● Task statement
Would you output the entries below only from the line containing "One signal is" through the line containing "burst of failed", exactly as they stand and with both ends included?

● Supplied entries
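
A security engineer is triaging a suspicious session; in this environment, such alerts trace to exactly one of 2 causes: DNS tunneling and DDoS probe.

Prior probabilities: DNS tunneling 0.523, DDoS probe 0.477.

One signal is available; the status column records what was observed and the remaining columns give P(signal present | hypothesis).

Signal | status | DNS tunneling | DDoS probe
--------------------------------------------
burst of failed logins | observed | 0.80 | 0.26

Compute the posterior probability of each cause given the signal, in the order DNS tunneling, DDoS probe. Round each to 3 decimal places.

By Bayes' rule, the unnormalized weight for each hypothesis is prior × likelihood:
  DNS tunneling: 0.523 × 0.80 = 0.4184
  DDoS probe: 0.477 × 0.26 = 0.12402
Marginal likelihood of the evidence = 0.54242.
P(DNS tunneling | evidence) = 0.4184 / 0.54242 ≈ 0.771
P(DDoS probe | evidence) = 0.12402 / 0.54242 ≈ 0.229

0.771, 0.229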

● Reply
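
One signal is available; the status column records what was observed and the remaining columns give P(signal present | hypothesis).

Signal | status | DNS tunneling | DDoS probe
--------------------------------------------
burst of failed logins | observed | 0.80 | 0.26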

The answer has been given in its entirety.